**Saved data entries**
***
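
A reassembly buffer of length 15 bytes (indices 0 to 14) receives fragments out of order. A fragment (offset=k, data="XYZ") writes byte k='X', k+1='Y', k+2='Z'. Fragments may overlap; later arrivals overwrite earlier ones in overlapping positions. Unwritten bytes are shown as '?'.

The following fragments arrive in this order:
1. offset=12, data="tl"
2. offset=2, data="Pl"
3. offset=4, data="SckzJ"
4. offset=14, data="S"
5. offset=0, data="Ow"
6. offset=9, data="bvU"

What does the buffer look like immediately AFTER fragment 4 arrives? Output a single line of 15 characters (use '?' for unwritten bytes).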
***
**TO DO**
Reproduce all of the entries word for word. Omit nothing.

**RESPONSE BELOW**
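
A reassembly buffer of length 15 bytes (indices 0 to 14) receives fragments out of order. A fragment (offset=k, data="XYZ") writes byte k='X', k+1='Y', k+2='Z'. Fragments may overlap; later arrivals overwrite earlier ones in overlapping positions. Unwritten bytes are shown as '?'.

The following fragments arrive in this order:
1. offset=12, data="tl"
2. offset=2, data="Pl"
3. offset=4, data="SckzJ"
4. offset=14, data="S"
5. offset=0, data="Ow"
6. offset=9, data="bvU"

What does the buffer look like immediately AFTER fragment 4 arrives? Output a single line of 15 characters (use '?' for unwritten bytes).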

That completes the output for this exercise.